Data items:

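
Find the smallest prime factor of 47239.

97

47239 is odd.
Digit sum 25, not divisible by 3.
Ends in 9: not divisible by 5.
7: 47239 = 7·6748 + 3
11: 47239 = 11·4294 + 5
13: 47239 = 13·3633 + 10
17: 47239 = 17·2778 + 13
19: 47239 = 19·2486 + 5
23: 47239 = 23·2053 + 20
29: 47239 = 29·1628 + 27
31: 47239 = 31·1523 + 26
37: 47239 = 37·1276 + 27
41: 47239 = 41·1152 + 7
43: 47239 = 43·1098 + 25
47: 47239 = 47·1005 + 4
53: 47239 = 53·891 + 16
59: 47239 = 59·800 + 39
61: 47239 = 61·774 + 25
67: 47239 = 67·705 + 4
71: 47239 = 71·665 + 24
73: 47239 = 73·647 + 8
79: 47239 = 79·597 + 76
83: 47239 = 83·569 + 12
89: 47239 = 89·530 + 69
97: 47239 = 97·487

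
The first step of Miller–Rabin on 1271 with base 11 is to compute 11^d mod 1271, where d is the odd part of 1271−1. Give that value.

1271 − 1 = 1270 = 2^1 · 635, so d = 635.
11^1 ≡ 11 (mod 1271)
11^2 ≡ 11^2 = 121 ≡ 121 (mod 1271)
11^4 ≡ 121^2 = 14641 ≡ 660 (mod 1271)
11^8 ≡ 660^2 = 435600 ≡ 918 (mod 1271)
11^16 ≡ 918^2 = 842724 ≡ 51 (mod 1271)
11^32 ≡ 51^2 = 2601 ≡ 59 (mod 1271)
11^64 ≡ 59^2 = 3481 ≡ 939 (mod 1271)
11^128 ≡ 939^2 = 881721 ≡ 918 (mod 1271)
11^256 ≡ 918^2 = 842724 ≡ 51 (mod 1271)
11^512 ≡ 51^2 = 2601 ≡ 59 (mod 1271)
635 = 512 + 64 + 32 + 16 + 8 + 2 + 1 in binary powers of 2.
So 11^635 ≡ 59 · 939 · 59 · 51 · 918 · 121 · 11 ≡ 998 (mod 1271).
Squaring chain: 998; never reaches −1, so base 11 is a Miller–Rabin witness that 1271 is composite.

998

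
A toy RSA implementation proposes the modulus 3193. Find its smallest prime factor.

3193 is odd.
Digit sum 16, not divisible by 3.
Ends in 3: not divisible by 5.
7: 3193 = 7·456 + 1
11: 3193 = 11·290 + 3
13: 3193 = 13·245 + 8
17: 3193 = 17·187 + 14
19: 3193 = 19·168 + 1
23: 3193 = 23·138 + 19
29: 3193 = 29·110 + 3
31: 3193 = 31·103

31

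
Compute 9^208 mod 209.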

--

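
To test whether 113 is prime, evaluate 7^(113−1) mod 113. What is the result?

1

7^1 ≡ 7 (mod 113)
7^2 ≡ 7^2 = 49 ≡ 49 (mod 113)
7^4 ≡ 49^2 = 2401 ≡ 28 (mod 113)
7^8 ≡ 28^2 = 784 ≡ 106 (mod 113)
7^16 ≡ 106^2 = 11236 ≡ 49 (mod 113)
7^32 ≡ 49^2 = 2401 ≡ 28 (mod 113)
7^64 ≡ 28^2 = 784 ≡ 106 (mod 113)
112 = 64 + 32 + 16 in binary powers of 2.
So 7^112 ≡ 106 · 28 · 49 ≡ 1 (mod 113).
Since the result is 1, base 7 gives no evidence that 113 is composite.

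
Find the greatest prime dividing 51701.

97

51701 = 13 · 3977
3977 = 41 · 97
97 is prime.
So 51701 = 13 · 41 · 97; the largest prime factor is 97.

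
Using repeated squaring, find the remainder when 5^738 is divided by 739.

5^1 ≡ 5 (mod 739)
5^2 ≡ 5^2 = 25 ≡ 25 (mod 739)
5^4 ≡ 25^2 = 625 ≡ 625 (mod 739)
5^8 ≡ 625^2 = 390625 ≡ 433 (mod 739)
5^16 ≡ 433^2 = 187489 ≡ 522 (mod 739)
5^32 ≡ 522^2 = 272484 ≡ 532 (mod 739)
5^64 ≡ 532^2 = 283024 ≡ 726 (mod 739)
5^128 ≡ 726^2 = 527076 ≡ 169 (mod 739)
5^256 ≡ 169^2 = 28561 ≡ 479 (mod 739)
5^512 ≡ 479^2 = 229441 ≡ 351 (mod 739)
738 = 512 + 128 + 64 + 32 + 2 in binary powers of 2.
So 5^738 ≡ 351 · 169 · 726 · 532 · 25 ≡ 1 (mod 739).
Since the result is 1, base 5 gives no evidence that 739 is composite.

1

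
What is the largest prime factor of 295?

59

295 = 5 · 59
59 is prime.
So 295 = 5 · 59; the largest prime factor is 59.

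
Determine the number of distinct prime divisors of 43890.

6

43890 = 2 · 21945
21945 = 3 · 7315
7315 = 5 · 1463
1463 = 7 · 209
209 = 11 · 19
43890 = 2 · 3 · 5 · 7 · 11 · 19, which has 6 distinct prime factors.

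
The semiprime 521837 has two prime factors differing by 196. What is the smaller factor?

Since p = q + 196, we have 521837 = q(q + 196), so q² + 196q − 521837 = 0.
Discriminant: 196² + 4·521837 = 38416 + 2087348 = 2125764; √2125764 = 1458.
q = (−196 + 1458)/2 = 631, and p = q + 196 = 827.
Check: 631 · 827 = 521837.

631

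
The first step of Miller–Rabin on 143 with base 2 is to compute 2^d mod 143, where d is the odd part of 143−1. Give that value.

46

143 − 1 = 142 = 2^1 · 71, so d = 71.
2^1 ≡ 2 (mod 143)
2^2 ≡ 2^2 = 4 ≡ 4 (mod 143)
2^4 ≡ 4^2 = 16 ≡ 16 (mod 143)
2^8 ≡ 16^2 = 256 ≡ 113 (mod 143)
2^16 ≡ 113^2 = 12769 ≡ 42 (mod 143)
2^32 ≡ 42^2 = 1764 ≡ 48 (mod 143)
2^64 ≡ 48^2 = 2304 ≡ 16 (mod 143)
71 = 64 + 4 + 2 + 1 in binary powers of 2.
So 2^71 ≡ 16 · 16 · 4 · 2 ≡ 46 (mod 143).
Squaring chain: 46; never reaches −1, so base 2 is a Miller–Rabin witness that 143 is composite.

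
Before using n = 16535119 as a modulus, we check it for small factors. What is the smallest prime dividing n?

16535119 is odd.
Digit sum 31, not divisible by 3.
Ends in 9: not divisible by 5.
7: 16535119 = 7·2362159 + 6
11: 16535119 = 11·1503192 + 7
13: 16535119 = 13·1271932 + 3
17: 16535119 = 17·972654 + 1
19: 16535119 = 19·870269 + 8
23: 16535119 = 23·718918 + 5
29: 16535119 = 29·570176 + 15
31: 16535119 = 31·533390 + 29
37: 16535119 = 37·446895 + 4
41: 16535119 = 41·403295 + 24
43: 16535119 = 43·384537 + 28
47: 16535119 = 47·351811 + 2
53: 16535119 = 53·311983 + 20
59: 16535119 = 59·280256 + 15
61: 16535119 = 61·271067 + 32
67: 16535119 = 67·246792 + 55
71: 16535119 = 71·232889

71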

---

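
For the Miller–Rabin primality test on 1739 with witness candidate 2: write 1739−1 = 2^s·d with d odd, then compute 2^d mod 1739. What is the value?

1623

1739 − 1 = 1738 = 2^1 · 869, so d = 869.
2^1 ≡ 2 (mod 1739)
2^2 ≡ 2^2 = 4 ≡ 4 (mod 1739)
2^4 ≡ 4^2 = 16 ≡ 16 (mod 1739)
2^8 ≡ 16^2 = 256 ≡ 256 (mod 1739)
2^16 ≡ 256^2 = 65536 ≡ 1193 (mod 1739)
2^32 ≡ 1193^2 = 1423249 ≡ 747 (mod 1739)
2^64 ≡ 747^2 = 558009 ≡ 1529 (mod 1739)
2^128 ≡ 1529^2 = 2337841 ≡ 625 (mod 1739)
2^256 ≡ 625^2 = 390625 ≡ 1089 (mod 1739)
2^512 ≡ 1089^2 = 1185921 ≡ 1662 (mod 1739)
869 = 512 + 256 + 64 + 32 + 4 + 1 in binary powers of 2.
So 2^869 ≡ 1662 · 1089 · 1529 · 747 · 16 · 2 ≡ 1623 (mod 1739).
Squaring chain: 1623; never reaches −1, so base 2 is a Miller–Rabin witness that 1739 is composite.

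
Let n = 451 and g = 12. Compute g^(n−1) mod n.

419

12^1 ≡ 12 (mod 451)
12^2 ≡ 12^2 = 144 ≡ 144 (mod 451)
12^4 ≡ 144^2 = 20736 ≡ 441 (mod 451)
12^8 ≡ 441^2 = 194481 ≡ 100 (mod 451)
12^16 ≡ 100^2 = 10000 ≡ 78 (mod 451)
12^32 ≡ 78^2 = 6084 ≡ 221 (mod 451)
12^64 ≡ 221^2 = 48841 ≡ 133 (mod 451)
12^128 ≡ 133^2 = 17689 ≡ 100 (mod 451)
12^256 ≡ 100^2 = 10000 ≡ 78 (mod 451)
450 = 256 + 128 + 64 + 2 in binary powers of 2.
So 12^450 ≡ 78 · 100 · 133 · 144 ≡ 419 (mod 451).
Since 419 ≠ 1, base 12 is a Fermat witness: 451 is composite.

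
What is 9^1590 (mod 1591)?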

**Exercise:**
Transcribe the lines above between the line holding "Find the smallest prime factor of 47239." and the line holding "Compute 9^208 mod 209.", inclusive, exactly as they stand and with nothing added.

**Task output:**
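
Find the smallest prime factor of 47239.

97

47239 is odd.
Digit sum 25, not divisible by 3.
Ends in 9: not divisible by 5.
7: 47239 = 7·6748 + 3
11: 47239 = 11·4294 + 5
13: 47239 = 13·3633 + 10
17: 47239 = 17·2778 + 13
19: 47239 = 19·2486 + 5
23: 47239 = 23·2053 + 20
29: 47239 = 29·1628 + 27
31: 47239 = 31·1523 + 26
37: 47239 = 37·1276 + 27
41: 47239 = 41·1152 + 7
43: 47239 = 43·1098 + 25
47: 47239 = 47·1005 + 4
53: 47239 = 53·891 + 16
59: 47239 = 59·800 + 39
61: 47239 = 61·774 + 25
67: 47239 = 67·705 + 4
71: 47239 = 71·665 + 24
73: 47239 = 73·647 + 8
79: 47239 = 79·597 + 76
83: 47239 = 83·569 + 12
89: 47239 = 89·530 + 69
97: 47239 = 97·487

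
The first step of Miller–Rabin on 1271 with base 11 is to compute 11^d mod 1271, where d is the odd part of 1271−1. Give that value.

1271 − 1 = 1270 = 2^1 · 635, so d = 635.
11^1 ≡ 11 (mod 1271)
11^2 ≡ 11^2 = 121 ≡ 121 (mod 1271)
11^4 ≡ 121^2 = 14641 ≡ 660 (mod 1271)
11^8 ≡ 660^2 = 435600 ≡ 918 (mod 1271)
11^16 ≡ 918^2 = 842724 ≡ 51 (mod 1271)
11^32 ≡ 51^2 = 2601 ≡ 59 (mod 1271)
11^64 ≡ 59^2 = 3481 ≡ 939 (mod 1271)
11^128 ≡ 939^2 = 881721 ≡ 918 (mod 1271)
11^256 ≡ 918^2 = 842724 ≡ 51 (mod 1271)
11^512 ≡ 51^2 = 2601 ≡ 59 (mod 1271)
635 = 512 + 64 + 32 + 16 + 8 + 2 + 1 in binary powers of 2.
So 11^635 ≡ 59 · 939 · 59 · 51 · 918 · 121 · 11 ≡ 998 (mod 1271).
Squaring chain: 998; never reaches −1, so base 11 is a Miller–Rabin witness that 1271 is composite.

998

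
A toy RSA implementation proposes the modulus 3193. Find its smallest prime factor.

3193 is odd.
Digit sum 16, not divisible by 3.
Ends in 3: not divisible by 5.
7: 3193 = 7·456 + 1
11: 3193 = 11·290 + 3
13: 3193 = 13·245 + 8
17: 3193 = 17·187 + 14
19: 3193 = 19·168 + 1
23: 3193 = 23·138 + 19
29: 3193 = 29·110 + 3
31: 3193 = 31·103

31

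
Compute 9^208 mod 209.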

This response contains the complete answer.